DESCRIPTION OF THE TASK:
Return exactly the lines of the records below, starting at the line that contains "- Each tick, the" and ending at the line that contains "After 6 ticks, what", with both of those lines kept.

INPUT DATA:
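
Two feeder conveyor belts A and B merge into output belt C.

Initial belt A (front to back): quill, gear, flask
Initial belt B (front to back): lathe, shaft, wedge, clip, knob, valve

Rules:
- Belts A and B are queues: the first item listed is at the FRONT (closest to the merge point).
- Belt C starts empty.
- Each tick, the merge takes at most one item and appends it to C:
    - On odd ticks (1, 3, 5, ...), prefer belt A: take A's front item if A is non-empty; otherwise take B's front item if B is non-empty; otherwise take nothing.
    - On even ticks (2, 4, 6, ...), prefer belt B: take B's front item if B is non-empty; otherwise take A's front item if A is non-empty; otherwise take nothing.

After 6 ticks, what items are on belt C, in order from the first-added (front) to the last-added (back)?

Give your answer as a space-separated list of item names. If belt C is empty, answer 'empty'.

Tick 1: prefer A, take quill from A; A=[gear,flask] B=[lathe,shaft,wedge,clip,knob,valve] C=[quill]
Tick 2: prefer B, take lathe from B; A=[gear,flask] B=[shaft,wedge,clip,knob,valve] C=[quill,lathe]
Tick 3: prefer A, take gear from A; A=[flask] B=[shaft,wedge,clip,knob,valve] C=[quill,lathe,gear]
Tick 4: prefer B, take shaft from B; A=[flask] B=[wedge,clip,knob,valve] C=[quill,lathe,gear,shaft]
Tick 5: prefer A, take flask from A; A=[-] B=[wedge,clip,knob,valve] C=[quill,lathe,gear,shaft,flask]
Tick 6: prefer B, take wedge from B; A=[-] B=[clip,knob,valve] C=[quill,lathe,gear,shaft,flask,wedge]

Answer: quill lathe gear shaft flask wedge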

RESPONSE BELOW:
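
- Each tick, the merge takes at most one item and appends it to C:
    - On odd ticks (1, 3, 5, ...), prefer belt A: take A's front item if A is non-empty; otherwise take B's front item if B is non-empty; otherwise take nothing.
    - On even ticks (2, 4, 6, ...), prefer belt B: take B's front item if B is non-empty; otherwise take A's front item if A is non-empty; otherwise take nothing.

After 6 ticks, what items are on belt C, in order from the first-added (front) to the last-added (back)?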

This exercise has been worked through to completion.